Stored items:

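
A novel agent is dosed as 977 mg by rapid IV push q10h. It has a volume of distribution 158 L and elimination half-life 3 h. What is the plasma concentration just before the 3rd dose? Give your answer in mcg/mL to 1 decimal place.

f = (1/2)^(τ/t½) = (1/2)^(10/3) ≈ 0.0992.
C₀ = D/Vd = 977/158 ≈ 6.184 mcg/mL.
Before the 3rd dose, 2 doses have been given. Superposition: Cmin = C₀·(f + f²).
≈ 6.184 × (0.0992 + 0.0098) ≈ 6.184 × 0.1090 ≈ 0.674 mcg/mL.

0.7 mcg/mL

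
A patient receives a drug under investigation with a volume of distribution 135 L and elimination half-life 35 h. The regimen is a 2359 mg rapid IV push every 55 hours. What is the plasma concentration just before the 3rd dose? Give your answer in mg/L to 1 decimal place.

f = (1/2)^(τ/t½) = (1/2)^(55/35) ≈ 0.3365.
C₀ = D/Vd = 2359/135 ≈ 17.474 mg/L.
Before the 3rd dose, 2 doses have been given. Superposition: Cmin = C₀·(f + f²).
≈ 17.474 × (0.3365 + 0.1132) ≈ 17.474 × 0.4497 ≈ 7.858 mg/L.

7.9 mg/L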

Task objective: Start to finish, restate the records above word for word.

Finished task:
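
A novel agent is dosed as 977 mg by rapid IV push q10h. It has a volume of distribution 158 L and elimination half-life 3 h. What is the plasma concentration just before the 3rd dose? Give your answer in mcg/mL to 1 decimal place.

f = (1/2)^(τ/t½) = (1/2)^(10/3) ≈ 0.0992.
C₀ = D/Vd = 977/158 ≈ 6.184 mcg/mL.
Before the 3rd dose, 2 doses have been given. Superposition: Cmin = C₀·(f + f²).
≈ 6.184 × (0.0992 + 0.0098) ≈ 6.184 × 0.1090 ≈ 0.674 mcg/mL.

0.7 mcg/mL

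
A patient receives a drug under investigation with a volume of distribution 135 L and elimination half-life 35 h. The regimen is a 2359 mg rapid IV push every 55 hours. What is the plasma concentration just before the 3rd dose? Give your answer in mg/L to 1 decimal place.

f = (1/2)^(τ/t½) = (1/2)^(55/35) ≈ 0.3365.
C₀ = D/Vd = 2359/135 ≈ 17.474 mg/L.
Before the 3rd dose, 2 doses have been given. Superposition: Cmin = C₀·(f + f²).
≈ 17.474 × (0.3365 + 0.1132) ≈ 17.474 × 0.4497 ≈ 7.858 mg/L.

7.9 mg/L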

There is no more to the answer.